Once the line containing "C₄H₈ (but-1-ene) + I₂ ⟶ C₄H₈I₂" has been copied, stop; copy every line before it exactly, beginning with the first line of the material below.
◇ ◇ ◇ ◇ ◇
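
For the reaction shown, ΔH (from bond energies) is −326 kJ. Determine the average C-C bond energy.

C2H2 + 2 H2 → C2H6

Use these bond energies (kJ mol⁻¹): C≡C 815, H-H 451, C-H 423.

D(C-C) ≈ 351 kJ/mol

Let D be the C-C bond energy.
Σ(broken) = 1×815 + 2×423 + 2×451 = 2563
Σ(formed) = 1×D + 6×423 = 2538 + D
ΔH = Σ(broken) − Σ(formed) = (2563) − (2538 + D) = +25 − D
Setting this equal to −326 kJ gives D = 351 kJ/mol.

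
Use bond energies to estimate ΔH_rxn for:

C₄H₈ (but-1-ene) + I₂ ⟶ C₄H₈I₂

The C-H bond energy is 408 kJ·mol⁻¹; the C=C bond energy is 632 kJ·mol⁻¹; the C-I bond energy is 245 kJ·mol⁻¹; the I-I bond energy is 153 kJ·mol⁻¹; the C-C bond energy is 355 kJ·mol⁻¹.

ΔH ≈ −60 kJ

Bonds broken (reactants):
  C-C: 2 × 355 = 710
  C-H: 8 × 408 = 3264
  C=C: 1 × 632 = 632
  I-I: 1 × 153 = 153
  Σ(broken) = 4759 kJ
Bonds formed (products):
  C-C: 3 × 355 = 1065
  C-H: 8 × 408 = 3264
  C-I: 2 × 245 = 490
  Σ(formed) = 4819 kJ
ΔH = Σ(broken) − Σ(formed) = 4759 − 4819 = −60 kJ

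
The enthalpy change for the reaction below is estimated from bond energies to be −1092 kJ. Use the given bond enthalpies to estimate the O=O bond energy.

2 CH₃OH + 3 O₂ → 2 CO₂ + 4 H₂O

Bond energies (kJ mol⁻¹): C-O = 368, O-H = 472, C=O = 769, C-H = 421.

D(O=O) ≈ 518 kJ/mol

Let D be the O=O bond energy.
Σ(broken) = 6×421 + 2×368 + 2×472 + 3×D = 4206 + 3D
Σ(formed) = 4×769 + 8×472 = 6852
ΔH = Σ(broken) − Σ(formed) = (4206 + 3D) − (6852) = −2646 + 3D
Setting this equal to −1092 kJ gives 3D = 1554, so D = 518 kJ/mol.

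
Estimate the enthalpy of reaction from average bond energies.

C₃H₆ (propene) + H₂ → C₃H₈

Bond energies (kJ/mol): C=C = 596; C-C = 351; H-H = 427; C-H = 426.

Bonds broken (reactants):
  C-C: 1 × 351 = 351
  C-H: 6 × 426 = 2556
  C=C: 1 × 596 = 596
  H-H: 1 × 427 = 427
  Σ(broken) = 3930 kJ
Bonds formed (products):
  C-C: 2 × 351 = 702
  C-H: 8 × 426 = 3408
  Σ(formed) = 4110 kJ
ΔH = Σ(broken) − Σ(formed) = 3930 − 4110 = −180 kJ

ΔH ≈ −180 kJ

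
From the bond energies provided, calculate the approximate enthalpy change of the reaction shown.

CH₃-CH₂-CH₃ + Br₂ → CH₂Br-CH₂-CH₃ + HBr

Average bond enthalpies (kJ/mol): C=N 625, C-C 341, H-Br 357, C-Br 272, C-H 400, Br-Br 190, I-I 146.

Bonds broken (reactants):
  Br-Br: 1 × 190 = 190
  C-C: 2 × 341 = 682
  C-H: 8 × 400 = 3200
  Σ(broken) = 4072 kJ
Bonds formed (products):
  C-Br: 1 × 272 = 272
  C-C: 2 × 341 = 682
  C-H: 7 × 400 = 2800
  H-Br: 1 × 357 = 357
  Σ(formed) = 4111 kJ
ΔH = Σ(broken) − Σ(formed) = 4072 − 4111 = −39 kJ

ΔH ≈ −39 kJ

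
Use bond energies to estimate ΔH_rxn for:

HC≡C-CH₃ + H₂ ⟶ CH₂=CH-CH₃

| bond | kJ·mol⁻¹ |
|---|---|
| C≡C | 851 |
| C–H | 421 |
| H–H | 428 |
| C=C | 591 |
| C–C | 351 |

Bonds broken (reactants):
  C≡C: 1 × 851 = 851
  C–C: 1 × 351 = 351
  C–H: 4 × 421 = 1684
  H–H: 1 × 428 = 428
  Σ(broken) = 3314 kJ
Bonds formed (products):
  C–C: 1 × 351 = 351
  C–H: 6 × 421 = 2526
  C=C: 1 × 591 = 591
  Σ(formed) = 3468 kJ
ΔH = Σ(broken) − Σ(formed) = 3314 − 3468 = −154 kJ

ΔH ≈ −154 kJ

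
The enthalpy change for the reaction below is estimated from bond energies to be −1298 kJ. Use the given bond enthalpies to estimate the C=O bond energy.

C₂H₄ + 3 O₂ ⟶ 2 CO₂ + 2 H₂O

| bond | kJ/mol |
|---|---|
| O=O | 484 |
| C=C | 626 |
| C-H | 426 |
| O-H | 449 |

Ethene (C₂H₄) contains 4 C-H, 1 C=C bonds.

Let D be the C=O bond energy.
Σ(broken) = 4×426 + 1×626 + 3×484 = 3782
Σ(formed) = 4×D + 4×449 = 1796 + 4D
ΔH = Σ(broken) − Σ(formed) = (3782) − (1796 + 4D) = +1986 − 4D
Setting this equal to −1298 kJ gives 4D = 3284, so D = 821 kJ/mol.

D(C=O) ≈ 821 kJ/mol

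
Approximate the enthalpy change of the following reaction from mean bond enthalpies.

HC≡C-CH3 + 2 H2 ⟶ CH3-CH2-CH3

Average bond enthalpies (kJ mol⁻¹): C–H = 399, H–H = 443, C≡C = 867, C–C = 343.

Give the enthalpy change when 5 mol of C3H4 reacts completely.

ΔH = −930 kJ

Bonds broken (reactants):
  C≡C: 1 × 867 = 867
  C–C: 1 × 343 = 343
  C–H: 4 × 399 = 1596
  H–H: 2 × 443 = 886
  Σ(broken) = 3692 kJ
Bonds formed (products):
  C–C: 2 × 343 = 686
  C–H: 8 × 399 = 3192
  Σ(formed) = 3878 kJ
ΔH = Σ(broken) − Σ(formed) = 3692 − 3878 = −186 kJ
For 5× the reaction as written: 5 × (−186) = −930 kJ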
◇ ◇ ◇ ◇ ◇
■ Task answer:
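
For the reaction shown, ΔH (from bond energies) is −326 kJ. Determine the average C-C bond energy.

C2H2 + 2 H2 → C2H6

Use these bond energies (kJ mol⁻¹): C≡C 815, H-H 451, C-H 423.

D(C-C) ≈ 351 kJ/mol

Let D be the C-C bond energy.
Σ(broken) = 1×815 + 2×423 + 2×451 = 2563
Σ(formed) = 1×D + 6×423 = 2538 + D
ΔH = Σ(broken) − Σ(formed) = (2563) − (2538 + D) = +25 − D
Setting this equal to −326 kJ gives D = 351 kJ/mol.

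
Use bond energies to estimate ΔH_rxn for:

C₄H₈ (but-1-ene) + I₂ ⟶ C₄H₈I₂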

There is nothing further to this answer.